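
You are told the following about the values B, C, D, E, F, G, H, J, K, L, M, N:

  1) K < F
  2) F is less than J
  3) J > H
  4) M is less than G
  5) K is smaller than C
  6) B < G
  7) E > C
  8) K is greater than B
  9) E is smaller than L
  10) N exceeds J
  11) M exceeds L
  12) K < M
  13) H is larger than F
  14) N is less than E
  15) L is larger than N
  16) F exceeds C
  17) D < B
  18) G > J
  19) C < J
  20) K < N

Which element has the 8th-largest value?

Chaining the given pairs: D < B < K < C < F < H < J < N < E < L < M < G.
Counting 8 from the largest end gives F.

F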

========

Task description: Each line of the listing needs to be transcribed exactly.

Solution for this task:
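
You are told the following about the values B, C, D, E, F, G, H, J, K, L, M, N:

  1) K < F
  2) F is less than J
  3) J > H
  4) M is less than G
  5) K is smaller than C
  6) B < G
  7) E > C
  8) K is greater than B
  9) E is smaller than L
  10) N exceeds J
  11) M exceeds L
  12) K < M
  13) H is larger than F
  14) N is less than E
  15) L is larger than N
  16) F exceeds C
  17) D < B
  18) G > J
  19) C < J
  20) K < N

Which element has the 8th-largest value?

Chaining the given pairs: D < B < K < C < F < H < J < N < E < L < M < G.
Counting 8 from the largest end gives F.

F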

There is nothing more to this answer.